# Source information:
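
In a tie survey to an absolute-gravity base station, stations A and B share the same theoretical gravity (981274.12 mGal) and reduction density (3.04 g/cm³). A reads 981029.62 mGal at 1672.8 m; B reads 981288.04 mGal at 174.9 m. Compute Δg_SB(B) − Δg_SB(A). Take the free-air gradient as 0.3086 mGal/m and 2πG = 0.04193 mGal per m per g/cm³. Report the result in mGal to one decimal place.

-12.9

Δg_SB(A) = 981029.62 − 981274.12 + 0.3086×1672.8 − 0.04193×3.04×1672.8 = 58.50 mGal
Δg_SB(B) = 981288.04 − 981274.12 + 0.3086×174.9 − 0.04193×3.04×174.9 = 45.60 mGal
Difference = 45.60 − (58.50) = -12.90 mGal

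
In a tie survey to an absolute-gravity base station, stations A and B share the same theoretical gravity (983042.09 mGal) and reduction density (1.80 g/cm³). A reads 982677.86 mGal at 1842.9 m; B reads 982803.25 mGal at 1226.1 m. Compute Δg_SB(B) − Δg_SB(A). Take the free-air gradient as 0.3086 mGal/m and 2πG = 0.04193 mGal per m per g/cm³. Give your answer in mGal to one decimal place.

Δg_SB(A) = 982677.86 − 983042.09 + 0.3086×1842.9 − 0.04193×1.80×1842.9 = 65.40 mGal
Δg_SB(B) = 982803.25 − 983042.09 + 0.3086×1226.1 − 0.04193×1.80×1226.1 = 47.00 mGal
Difference = 47.00 − (65.40) = -18.40 mGal

-18.4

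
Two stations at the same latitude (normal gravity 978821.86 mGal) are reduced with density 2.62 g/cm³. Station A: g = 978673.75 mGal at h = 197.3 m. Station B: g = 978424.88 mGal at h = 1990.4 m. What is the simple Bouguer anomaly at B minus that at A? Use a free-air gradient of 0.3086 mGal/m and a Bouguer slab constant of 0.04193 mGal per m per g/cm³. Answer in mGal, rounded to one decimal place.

107.5

Δg_SB(A) = 978673.75 − 978821.86 + 0.3086×197.3 − 0.04193×2.62×197.3 = -108.90 mGal
Δg_SB(B) = 978424.88 − 978821.86 + 0.3086×1990.4 − 0.04193×2.62×1990.4 = -1.40 mGal
Difference = -1.40 − (-108.90) = 107.50 mGal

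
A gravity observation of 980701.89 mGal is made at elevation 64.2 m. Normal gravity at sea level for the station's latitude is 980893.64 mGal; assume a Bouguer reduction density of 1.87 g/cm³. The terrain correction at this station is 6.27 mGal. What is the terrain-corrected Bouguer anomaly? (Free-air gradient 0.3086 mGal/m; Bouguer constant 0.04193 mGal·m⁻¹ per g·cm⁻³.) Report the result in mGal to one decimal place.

Free-air correction = 0.3086 × 64.2 = 19.81 mGal
Free-air anomaly = 980701.89 − 980893.64 + (19.81) = -171.94 mGal
Bouguer slab correction = 0.04193 × 1.87 × 64.2 = 5.03 mGal
Simple Bouguer anomaly = -171.94 − (5.03) = -176.97 mGal
Complete Bouguer anomaly = -176.97 + 6.27 = -170.70 mGal

-170.7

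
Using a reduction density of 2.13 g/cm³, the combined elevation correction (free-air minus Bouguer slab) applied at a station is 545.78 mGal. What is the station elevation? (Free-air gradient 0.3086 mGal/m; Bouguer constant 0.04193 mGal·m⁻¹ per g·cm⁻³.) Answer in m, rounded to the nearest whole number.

Combined gradient = 0.3086 − 0.04193 × 2.13 = 0.2192891 mGal/m
h = 545.78 / 0.2192891 = 2488.86 m

2489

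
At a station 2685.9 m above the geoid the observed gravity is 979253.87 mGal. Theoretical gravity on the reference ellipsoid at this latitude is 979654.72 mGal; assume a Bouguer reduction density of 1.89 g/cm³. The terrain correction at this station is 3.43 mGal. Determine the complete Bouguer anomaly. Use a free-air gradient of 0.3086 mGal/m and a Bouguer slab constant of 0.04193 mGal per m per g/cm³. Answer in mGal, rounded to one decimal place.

Free-air correction = 0.3086 × 2685.9 = 828.87 mGal
Free-air anomaly = 979253.87 − 979654.72 + (828.87) = 428.02 mGal
Bouguer slab correction = 0.04193 × 1.89 × 2685.9 = 212.85 mGal
Simple Bouguer anomaly = 428.02 − (212.85) = 215.17 mGal
Complete Bouguer anomaly = 215.17 + 3.43 = 218.60 mGal

218.6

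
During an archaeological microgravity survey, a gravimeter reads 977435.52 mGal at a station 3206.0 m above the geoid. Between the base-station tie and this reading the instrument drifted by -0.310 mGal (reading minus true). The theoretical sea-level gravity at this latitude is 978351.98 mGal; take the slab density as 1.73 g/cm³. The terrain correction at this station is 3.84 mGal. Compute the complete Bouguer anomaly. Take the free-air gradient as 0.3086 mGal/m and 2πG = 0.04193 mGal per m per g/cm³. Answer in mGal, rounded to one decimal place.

-155.5

Drift-corrected reading = 977435.52 − (-0.310) = 977435.830 mGal
Free-air correction = 0.3086 × 3206.0 = 989.37 mGal
Free-air anomaly = 977435.830 − 978351.98 + (989.37) = 73.220 mGal
Bouguer slab correction = 0.04193 × 1.73 × 3206.0 = 232.56 mGal
Simple Bouguer anomaly = 73.220 − (232.56) = -159.340 mGal
Complete Bouguer anomaly = -159.340 + 3.84 = -155.500 mGal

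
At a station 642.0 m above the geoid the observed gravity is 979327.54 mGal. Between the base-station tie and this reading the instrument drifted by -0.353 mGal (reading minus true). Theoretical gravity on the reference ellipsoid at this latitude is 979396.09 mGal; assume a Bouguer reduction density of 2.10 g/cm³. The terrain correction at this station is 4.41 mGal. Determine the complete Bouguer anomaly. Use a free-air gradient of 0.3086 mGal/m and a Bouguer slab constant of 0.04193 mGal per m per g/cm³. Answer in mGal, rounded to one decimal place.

77.8

Drift-corrected reading = 979327.54 − (-0.353) = 979327.893 mGal
Free-air correction = 0.3086 × 642.0 = 198.12 mGal
Free-air anomaly = 979327.893 − 979396.09 + (198.12) = 129.923 mGal
Bouguer slab correction = 0.04193 × 2.10 × 642.0 = 56.53 mGal
Simple Bouguer anomaly = 129.923 − (56.53) = 73.393 mGal
Complete Bouguer anomaly = 73.393 + 4.41 = 77.803 mGal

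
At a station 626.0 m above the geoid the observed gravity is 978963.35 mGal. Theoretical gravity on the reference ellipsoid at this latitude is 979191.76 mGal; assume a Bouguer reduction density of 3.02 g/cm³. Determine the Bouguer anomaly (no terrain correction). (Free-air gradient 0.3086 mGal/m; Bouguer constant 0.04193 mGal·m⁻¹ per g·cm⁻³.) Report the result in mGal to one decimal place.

Free-air correction = 0.3086 × 626.0 = 193.18 mGal
Free-air anomaly = 978963.35 − 979191.76 + (193.18) = -35.23 mGal
Bouguer slab correction = 0.04193 × 3.02 × 626.0 = 79.27 mGal
Simple Bouguer anomaly = -35.23 − (79.27) = -114.50 mGal

-114.5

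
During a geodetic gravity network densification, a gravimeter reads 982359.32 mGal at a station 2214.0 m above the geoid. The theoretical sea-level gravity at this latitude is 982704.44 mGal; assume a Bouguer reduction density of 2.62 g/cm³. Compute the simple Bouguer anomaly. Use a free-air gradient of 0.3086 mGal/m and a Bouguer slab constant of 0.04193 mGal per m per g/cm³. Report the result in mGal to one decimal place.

Free-air correction = 0.3086 × 2214.0 = 683.24 mGal
Free-air anomaly = 982359.32 − 982704.44 + (683.24) = 338.12 mGal
Bouguer slab correction = 0.04193 × 2.62 × 2214.0 = 243.22 mGal
Simple Bouguer anomaly = 338.12 − (243.22) = 94.90 mGal

94.9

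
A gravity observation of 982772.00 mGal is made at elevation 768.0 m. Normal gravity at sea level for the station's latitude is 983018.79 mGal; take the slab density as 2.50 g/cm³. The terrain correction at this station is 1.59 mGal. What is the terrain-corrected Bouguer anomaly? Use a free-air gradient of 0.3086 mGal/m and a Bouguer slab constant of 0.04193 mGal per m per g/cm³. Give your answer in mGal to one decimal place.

-88.7

Free-air correction = 0.3086 × 768.0 = 237.00 mGal
Free-air anomaly = 982772.00 − 983018.79 + (237.00) = -9.79 mGal
Bouguer slab correction = 0.04193 × 2.50 × 768.0 = 80.51 mGal
Simple Bouguer anomaly = -9.79 − (80.51) = -90.30 mGal
Complete Bouguer anomaly = -90.30 + 1.59 = -88.71 mGal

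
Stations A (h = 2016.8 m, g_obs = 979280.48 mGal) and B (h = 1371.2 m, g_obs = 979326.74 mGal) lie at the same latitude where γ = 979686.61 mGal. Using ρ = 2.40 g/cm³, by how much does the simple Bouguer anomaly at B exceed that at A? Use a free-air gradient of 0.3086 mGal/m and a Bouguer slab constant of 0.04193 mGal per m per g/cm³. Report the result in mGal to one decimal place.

Δg_SB(A) = 979280.48 − 979686.61 + 0.3086×2016.8 − 0.04193×2.40×2016.8 = 13.30 mGal
Δg_SB(B) = 979326.74 − 979686.61 + 0.3086×1371.2 − 0.04193×2.40×1371.2 = -74.70 mGal
Difference = -74.70 − (13.30) = -88.00 mGal

-88.0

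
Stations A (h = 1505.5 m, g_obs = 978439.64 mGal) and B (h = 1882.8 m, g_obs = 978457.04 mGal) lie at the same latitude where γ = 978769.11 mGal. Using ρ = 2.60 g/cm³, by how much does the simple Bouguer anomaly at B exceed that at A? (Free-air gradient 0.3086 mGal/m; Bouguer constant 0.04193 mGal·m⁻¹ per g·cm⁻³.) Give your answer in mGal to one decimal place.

92.7

Δg_SB(A) = 978439.64 − 978769.11 + 0.3086×1505.5 − 0.04193×2.60×1505.5 = -29.00 mGal
Δg_SB(B) = 978457.04 − 978769.11 + 0.3086×1882.8 − 0.04193×2.60×1882.8 = 63.70 mGal
Difference = 63.70 − (-29.00) = 92.70 mGal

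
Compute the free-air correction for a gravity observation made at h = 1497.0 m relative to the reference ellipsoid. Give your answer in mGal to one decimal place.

462.0

Free-air correction = 0.3086 × 1497.0 = 462.0 mGal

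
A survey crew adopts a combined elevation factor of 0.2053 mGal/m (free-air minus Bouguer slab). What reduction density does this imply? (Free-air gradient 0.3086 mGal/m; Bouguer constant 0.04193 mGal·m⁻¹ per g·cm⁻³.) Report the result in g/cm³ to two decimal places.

2.46

0.2053 = 0.3086 − 0.04193 × ρ
ρ = (0.3086 − 0.2053) / 0.04193 = 2.46 g/cm³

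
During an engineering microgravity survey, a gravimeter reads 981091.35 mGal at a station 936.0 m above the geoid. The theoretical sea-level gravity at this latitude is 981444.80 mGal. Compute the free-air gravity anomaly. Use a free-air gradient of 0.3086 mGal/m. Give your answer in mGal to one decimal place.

-64.6

Free-air correction = 0.3086 × 936.0 = 288.85 mGal
Free-air anomaly = 981091.35 − 981444.80 + (288.85) = -64.60 mGal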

# How to complete this task:
When the line containing "A survey crew" is reached, return it and every later line through the end of the listing above, unaltered and alone.

# Task output:
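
A survey crew adopts a combined elevation factor of 0.2053 mGal/m (free-air minus Bouguer slab). What reduction density does this imply? (Free-air gradient 0.3086 mGal/m; Bouguer constant 0.04193 mGal·m⁻¹ per g·cm⁻³.) Report the result in g/cm³ to two decimal places.

2.46

0.2053 = 0.3086 − 0.04193 × ρ
ρ = (0.3086 − 0.2053) / 0.04193 = 2.46 g/cm³

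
During an engineering microgravity survey, a gravimeter reads 981091.35 mGal at a station 936.0 m above the geoid. The theoretical sea-level gravity at this latitude is 981444.80 mGal. Compute the free-air gravity anomaly. Use a free-air gradient of 0.3086 mGal/m. Give your answer in mGal to one decimal place.

-64.6

Free-air correction = 0.3086 × 936.0 = 288.85 mGal
Free-air anomaly = 981091.35 − 981444.80 + (288.85) = -64.60 mGal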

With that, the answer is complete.